-- EXERCISE GOAL --
Look through the records below and state how many lines carry the string "take", adding nothing.

-- RAW DATA --
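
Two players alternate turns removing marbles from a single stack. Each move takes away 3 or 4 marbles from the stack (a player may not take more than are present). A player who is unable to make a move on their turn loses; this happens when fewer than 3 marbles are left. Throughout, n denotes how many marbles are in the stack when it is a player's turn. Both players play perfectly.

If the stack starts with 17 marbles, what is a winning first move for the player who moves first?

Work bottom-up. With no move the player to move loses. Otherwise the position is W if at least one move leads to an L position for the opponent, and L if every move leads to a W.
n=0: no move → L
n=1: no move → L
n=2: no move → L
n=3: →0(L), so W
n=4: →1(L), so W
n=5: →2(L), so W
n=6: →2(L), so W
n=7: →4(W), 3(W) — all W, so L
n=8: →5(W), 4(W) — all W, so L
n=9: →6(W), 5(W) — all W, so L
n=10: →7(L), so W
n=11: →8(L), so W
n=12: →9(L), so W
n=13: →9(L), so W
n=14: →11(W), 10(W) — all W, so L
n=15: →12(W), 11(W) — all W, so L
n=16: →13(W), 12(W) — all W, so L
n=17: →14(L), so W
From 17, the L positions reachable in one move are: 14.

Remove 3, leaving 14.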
---
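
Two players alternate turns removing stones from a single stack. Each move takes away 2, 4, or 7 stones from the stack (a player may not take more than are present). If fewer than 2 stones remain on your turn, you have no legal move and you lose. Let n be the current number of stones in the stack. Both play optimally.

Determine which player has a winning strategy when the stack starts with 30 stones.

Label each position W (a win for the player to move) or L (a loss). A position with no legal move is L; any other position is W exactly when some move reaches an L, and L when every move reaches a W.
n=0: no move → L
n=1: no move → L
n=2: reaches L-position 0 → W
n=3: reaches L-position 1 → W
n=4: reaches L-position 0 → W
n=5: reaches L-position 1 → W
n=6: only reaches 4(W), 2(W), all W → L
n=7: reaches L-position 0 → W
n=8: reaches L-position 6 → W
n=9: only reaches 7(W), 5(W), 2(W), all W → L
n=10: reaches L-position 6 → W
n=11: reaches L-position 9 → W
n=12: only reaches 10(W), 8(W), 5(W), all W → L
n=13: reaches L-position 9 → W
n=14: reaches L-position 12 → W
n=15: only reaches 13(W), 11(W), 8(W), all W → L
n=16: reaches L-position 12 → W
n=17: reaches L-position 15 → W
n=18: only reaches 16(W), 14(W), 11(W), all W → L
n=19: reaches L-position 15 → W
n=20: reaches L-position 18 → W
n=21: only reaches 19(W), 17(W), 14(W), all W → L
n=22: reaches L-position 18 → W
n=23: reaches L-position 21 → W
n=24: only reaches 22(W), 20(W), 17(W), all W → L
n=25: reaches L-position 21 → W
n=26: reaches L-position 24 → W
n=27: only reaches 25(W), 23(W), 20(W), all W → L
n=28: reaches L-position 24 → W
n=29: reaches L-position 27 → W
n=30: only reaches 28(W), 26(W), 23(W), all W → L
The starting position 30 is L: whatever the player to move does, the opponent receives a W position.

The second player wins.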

-- ANSWER TO THIS PROBLEM --
2